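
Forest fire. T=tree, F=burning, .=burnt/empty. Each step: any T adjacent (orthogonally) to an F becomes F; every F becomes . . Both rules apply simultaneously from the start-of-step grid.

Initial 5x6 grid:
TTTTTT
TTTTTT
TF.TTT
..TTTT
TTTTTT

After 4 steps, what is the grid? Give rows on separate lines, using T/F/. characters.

Step 1: 2 trees catch fire, 1 burn out
  TTTTTT
  TFTTTT
  F..TTT
  ..TTTT
  TTTTTT
Step 2: 3 trees catch fire, 2 burn out
  TFTTTT
  F.FTTT
  ...TTT
  ..TTTT
  TTTTTT
Step 3: 3 trees catch fire, 3 burn out
  F.FTTT
  ...FTT
  ...TTT
  ..TTTT
  TTTTTT
Step 4: 3 trees catch fire, 3 burn out
  ...FTT
  ....FT
  ...FTT
  ..TTTT
  TTTTTT

...FTT
....FT
...FTT
..TTTT
TTTTTT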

● **WORK TO BE COMPLETED**: Restate all of the material above exactly as written.

● **OUTPUT OF THE TASK**:
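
Forest fire. T=tree, F=burning, .=burnt/empty. Each step: any T adjacent (orthogonally) to an F becomes F; every F becomes . . Both rules apply simultaneously from the start-of-step grid.

Initial 5x6 grid:
TTTTTT
TTTTTT
TF.TTT
..TTTT
TTTTTT

After 4 steps, what is the grid? Give rows on separate lines, using T/F/. characters.

Step 1: 2 trees catch fire, 1 burn out
  TTTTTT
  TFTTTT
  F..TTT
  ..TTTT
  TTTTTT
Step 2: 3 trees catch fire, 2 burn out
  TFTTTT
  F.FTTT
  ...TTT
  ..TTTT
  TTTTTT
Step 3: 3 trees catch fire, 3 burn out
  F.FTTT
  ...FTT
  ...TTT
  ..TTTT
  TTTTTT
Step 4: 3 trees catch fire, 3 burn out
  ...FTT
  ....FT
  ...FTT
  ..TTTT
  TTTTTT

...FTT
....FT
...FTT
..TTTT
TTTTTT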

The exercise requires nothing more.